Segment Open
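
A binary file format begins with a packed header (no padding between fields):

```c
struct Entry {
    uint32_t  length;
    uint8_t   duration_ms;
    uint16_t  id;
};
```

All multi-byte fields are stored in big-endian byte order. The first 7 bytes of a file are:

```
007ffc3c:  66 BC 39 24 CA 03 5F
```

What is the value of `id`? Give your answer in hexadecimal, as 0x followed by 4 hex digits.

`id` follows `length` (4 B), `duration_ms` (1 B), so it starts at offset 4 + 1 = 5 and occupies 2 bytes.
Bytes at offsets 5..6: 03 5F.
Big-endian: lowest address holds the most-significant byte.
The bytes are already most-significant first: 0x035F.

0x035F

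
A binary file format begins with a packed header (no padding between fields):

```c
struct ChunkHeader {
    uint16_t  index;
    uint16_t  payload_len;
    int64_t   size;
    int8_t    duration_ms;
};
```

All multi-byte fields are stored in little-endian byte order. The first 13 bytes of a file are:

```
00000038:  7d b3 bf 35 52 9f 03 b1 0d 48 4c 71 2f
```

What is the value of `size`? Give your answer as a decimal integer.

`size` follows `index` (2 B), `payload_len` (2 B), so it starts at offset 2 + 2 = 4 and occupies 8 bytes.
Bytes at offsets 4..11: 52 9F 03 B1 0D 48 4C 71.
Little-endian stores the least-significant byte at the lowest address.
Reassemble most-significant byte first: 71 4C 48 0D B1 03 9F 52 → 0x714C480DB1039F52.
0x714C480DB1039F52 = 8163979448157445970.

8163979448157445970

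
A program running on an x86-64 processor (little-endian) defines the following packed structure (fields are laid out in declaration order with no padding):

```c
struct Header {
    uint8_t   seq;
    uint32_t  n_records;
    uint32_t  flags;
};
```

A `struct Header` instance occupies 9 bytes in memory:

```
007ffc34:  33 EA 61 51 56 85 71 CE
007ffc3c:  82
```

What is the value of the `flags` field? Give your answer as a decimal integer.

2194567557

`flags` follows `seq` (1 B), `n_records` (4 B), so it starts at offset 1 + 4 = 5 and occupies 4 bytes.
Bytes at offsets 5..8: 85 71 CE 82.
Little-endian: lowest address holds the least-significant byte.
Reassemble most-significant byte first: 82 CE 71 85 → 0x82CE7185.
0x82CE7185 = 2194567557.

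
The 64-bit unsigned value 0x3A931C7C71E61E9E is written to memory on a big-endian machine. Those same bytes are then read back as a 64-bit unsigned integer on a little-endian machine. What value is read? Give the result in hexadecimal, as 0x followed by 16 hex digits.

0x9E1EE6717C1C933A

Stored big-endian, the bytes at ascending addresses are 3A 93 1C 7C 71 E6 1E 9E.
Read back as little-endian, the first byte is least significant, giving 0x9E1EE6717C1C933A.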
Segment Closed
### [Work required]
Give the data again. Keep every line identical.

### [Exercise output]
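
A binary file format begins with a packed header (no padding between fields):

```c
struct Entry {
    uint32_t  length;
    uint8_t   duration_ms;
    uint16_t  id;
};
```

All multi-byte fields are stored in big-endian byte order. The first 7 bytes of a file are:

```
007ffc3c:  66 BC 39 24 CA 03 5F
```

What is the value of `id`? Give your answer in hexadecimal, as 0x followed by 4 hex digits.

`id` follows `length` (4 B), `duration_ms` (1 B), so it starts at offset 4 + 1 = 5 and occupies 2 bytes.
Bytes at offsets 5..6: 03 5F.
Big-endian: lowest address holds the most-significant byte.
The bytes are already most-significant first: 0x035F.

0x035F

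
A binary file format begins with a packed header (no padding between fields):

```c
struct ChunkHeader {
    uint16_t  index;
    uint16_t  payload_len;
    int64_t   size;
    int8_t    duration_ms;
};
```

All multi-byte fields are stored in little-endian byte order. The first 13 bytes of a file are:

```
00000038:  7d b3 bf 35 52 9f 03 b1 0d 48 4c 71 2f
```

What is the value of `size`? Give your answer as a decimal integer.

`size` follows `index` (2 B), `payload_len` (2 B), so it starts at offset 2 + 2 = 4 and occupies 8 bytes.
Bytes at offsets 4..11: 52 9F 03 B1 0D 48 4C 71.
Little-endian stores the least-significant byte at the lowest address.
Reassemble most-significant byte first: 71 4C 48 0D B1 03 9F 52 → 0x714C480DB1039F52.
0x714C480DB1039F52 = 8163979448157445970.

8163979448157445970

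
A program running on an x86-64 processor (little-endian) defines the following packed structure (fields are laid out in declaration order with no padding):

```c
struct Header {
    uint8_t   seq;
    uint32_t  n_records;
    uint32_t  flags;
};
```

A `struct Header` instance occupies 9 bytes in memory:

```
007ffc34:  33 EA 61 51 56 85 71 CE
007ffc3c:  82
```

What is the value of the `flags` field? Give your answer as a decimal integer.

2194567557

`flags` follows `seq` (1 B), `n_records` (4 B), so it starts at offset 1 + 4 = 5 and occupies 4 bytes.
Bytes at offsets 5..8: 85 71 CE 82.
Little-endian: lowest address holds the least-significant byte.
Reassemble most-significant byte first: 82 CE 71 85 → 0x82CE7185.
0x82CE7185 = 2194567557.

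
The 64-bit unsigned value 0x3A931C7C71E61E9E is written to memory on a big-endian machine. Those same bytes are then read back as a 64-bit unsigned integer on a little-endian machine. What value is read? Give the result in hexadecimal, as 0x followed by 16 hex digits.

0x9E1EE6717C1C933A

Stored big-endian, the bytes at ascending addresses are 3A 93 1C 7C 71 E6 1E 9E.
Read back as little-endian, the first byte is least significant, giving 0x9E1EE6717C1C933A.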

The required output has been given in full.